_Given records_.
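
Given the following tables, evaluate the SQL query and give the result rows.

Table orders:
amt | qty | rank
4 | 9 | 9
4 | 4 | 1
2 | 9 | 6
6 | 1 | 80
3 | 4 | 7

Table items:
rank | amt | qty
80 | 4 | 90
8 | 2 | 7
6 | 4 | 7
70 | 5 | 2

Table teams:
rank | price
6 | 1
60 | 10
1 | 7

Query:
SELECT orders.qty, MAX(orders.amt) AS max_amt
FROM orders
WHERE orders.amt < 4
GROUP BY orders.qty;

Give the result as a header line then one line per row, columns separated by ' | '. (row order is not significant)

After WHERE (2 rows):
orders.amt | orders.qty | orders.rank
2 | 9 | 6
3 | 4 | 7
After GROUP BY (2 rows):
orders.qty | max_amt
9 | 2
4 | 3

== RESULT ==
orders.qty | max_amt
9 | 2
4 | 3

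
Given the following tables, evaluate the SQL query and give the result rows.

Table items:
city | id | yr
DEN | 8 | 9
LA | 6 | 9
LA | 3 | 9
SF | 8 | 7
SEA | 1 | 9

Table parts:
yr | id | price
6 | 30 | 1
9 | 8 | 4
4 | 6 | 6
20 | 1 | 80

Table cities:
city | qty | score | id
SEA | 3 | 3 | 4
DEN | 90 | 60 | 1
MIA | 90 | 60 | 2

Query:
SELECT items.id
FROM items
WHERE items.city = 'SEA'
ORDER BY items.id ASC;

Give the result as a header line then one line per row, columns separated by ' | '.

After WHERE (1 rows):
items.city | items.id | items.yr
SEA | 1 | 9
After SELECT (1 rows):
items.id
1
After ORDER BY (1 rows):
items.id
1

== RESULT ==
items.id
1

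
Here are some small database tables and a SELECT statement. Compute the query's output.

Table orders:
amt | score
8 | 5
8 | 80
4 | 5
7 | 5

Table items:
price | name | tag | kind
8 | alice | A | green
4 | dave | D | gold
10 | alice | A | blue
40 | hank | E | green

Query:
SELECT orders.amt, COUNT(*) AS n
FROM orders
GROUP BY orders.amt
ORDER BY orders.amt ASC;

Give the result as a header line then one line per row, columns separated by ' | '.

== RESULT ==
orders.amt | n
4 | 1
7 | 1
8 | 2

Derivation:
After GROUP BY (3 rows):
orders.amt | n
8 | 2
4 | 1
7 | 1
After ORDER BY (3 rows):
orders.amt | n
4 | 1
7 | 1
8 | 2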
==
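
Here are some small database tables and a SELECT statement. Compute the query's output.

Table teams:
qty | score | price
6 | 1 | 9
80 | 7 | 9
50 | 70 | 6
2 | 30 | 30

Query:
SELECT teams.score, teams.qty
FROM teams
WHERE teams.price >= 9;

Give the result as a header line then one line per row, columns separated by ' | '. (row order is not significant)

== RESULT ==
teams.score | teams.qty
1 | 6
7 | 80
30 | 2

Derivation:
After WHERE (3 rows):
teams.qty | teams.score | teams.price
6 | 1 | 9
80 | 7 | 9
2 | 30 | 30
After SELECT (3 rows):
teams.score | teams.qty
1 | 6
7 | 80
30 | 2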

_What this task involves_. Which lines of the data include the string "FROM"? Copy each of them.

_Answer to this problem_.
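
FROM orders
FROM items
FROM orders
FROM teams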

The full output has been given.